[[ Information supplied open ]]
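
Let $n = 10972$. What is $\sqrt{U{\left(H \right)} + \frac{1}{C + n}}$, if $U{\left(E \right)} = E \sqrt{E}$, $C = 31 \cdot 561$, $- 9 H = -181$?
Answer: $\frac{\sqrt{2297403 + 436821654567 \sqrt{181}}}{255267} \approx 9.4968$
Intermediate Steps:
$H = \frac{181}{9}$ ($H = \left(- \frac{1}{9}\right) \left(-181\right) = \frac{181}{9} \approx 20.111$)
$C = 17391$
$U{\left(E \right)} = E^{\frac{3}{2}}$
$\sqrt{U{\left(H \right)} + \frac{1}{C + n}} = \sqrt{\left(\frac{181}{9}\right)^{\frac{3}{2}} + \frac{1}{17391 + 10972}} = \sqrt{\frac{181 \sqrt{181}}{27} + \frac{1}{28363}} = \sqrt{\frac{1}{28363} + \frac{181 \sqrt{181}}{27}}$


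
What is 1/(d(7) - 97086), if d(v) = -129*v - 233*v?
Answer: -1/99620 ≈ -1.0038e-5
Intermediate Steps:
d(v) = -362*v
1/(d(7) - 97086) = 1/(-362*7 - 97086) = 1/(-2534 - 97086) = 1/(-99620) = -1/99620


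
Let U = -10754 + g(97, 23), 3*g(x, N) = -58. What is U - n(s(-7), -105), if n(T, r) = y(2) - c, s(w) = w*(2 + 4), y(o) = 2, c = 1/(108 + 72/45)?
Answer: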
[[ Information supplied closed ]]
→ **To do**: Output nothing but the line containing "Let U = -10754" and each line after it in the entries above, exactly as written.

→ **Exercise answer**:
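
Let U = -10754 + g(97, 23), 3*g(x, N) = -58. What is U - n(s(-7), -105), if n(T, r) = y(2) - c, s(w) = w*(2 + 4), y(o) = 2, c = 1/(108 + 72/45)?
Answer: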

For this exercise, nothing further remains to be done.